*Data section:*
******************************
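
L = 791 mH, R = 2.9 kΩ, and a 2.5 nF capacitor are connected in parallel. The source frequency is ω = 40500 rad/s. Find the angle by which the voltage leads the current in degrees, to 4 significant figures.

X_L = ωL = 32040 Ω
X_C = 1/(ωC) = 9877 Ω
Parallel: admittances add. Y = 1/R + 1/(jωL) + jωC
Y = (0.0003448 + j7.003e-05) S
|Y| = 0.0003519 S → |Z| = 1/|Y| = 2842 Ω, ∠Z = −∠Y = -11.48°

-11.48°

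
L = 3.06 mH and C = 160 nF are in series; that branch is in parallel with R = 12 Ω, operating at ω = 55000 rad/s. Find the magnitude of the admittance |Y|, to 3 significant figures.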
******************************
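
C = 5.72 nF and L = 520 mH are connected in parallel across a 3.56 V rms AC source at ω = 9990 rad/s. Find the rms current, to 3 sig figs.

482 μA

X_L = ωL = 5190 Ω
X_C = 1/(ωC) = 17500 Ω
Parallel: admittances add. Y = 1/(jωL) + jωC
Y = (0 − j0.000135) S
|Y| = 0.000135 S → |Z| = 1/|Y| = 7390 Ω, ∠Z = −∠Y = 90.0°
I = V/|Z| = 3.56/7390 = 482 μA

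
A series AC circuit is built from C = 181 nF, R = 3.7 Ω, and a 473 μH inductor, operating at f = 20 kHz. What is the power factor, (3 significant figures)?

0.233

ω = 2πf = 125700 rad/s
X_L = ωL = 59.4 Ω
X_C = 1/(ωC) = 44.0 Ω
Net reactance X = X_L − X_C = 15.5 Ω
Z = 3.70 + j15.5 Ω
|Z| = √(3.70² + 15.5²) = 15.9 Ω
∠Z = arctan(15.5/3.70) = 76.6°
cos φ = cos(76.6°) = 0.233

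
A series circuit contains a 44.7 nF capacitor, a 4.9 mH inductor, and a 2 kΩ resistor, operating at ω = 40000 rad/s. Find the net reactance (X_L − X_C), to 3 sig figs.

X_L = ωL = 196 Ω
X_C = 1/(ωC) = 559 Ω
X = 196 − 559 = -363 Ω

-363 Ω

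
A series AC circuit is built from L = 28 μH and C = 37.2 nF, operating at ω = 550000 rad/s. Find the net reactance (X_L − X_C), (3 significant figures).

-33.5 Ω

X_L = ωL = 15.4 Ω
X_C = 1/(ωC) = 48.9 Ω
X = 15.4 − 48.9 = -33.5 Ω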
******************************
*What to produce:*
Going back over the entries above, copy word for word every line from the one that has "L = 791 mH, R" on through the one that has "L = 3.06 mH".

*Result for this task:*
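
L = 791 mH, R = 2.9 kΩ, and a 2.5 nF capacitor are connected in parallel. The source frequency is ω = 40500 rad/s. Find the angle by which the voltage leads the current in degrees, to 4 significant figures.

X_L = ωL = 32040 Ω
X_C = 1/(ωC) = 9877 Ω
Parallel: admittances add. Y = 1/R + 1/(jωL) + jωC
Y = (0.0003448 + j7.003e-05) S
|Y| = 0.0003519 S → |Z| = 1/|Y| = 2842 Ω, ∠Z = −∠Y = -11.48°

-11.48°

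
L = 3.06 mH and C = 160 nF are in series; that branch is in parallel with R = 12 Ω, operating at ω = 55000 rad/s. Find the magnitude of the admittance |Y|, to 3 significant figures.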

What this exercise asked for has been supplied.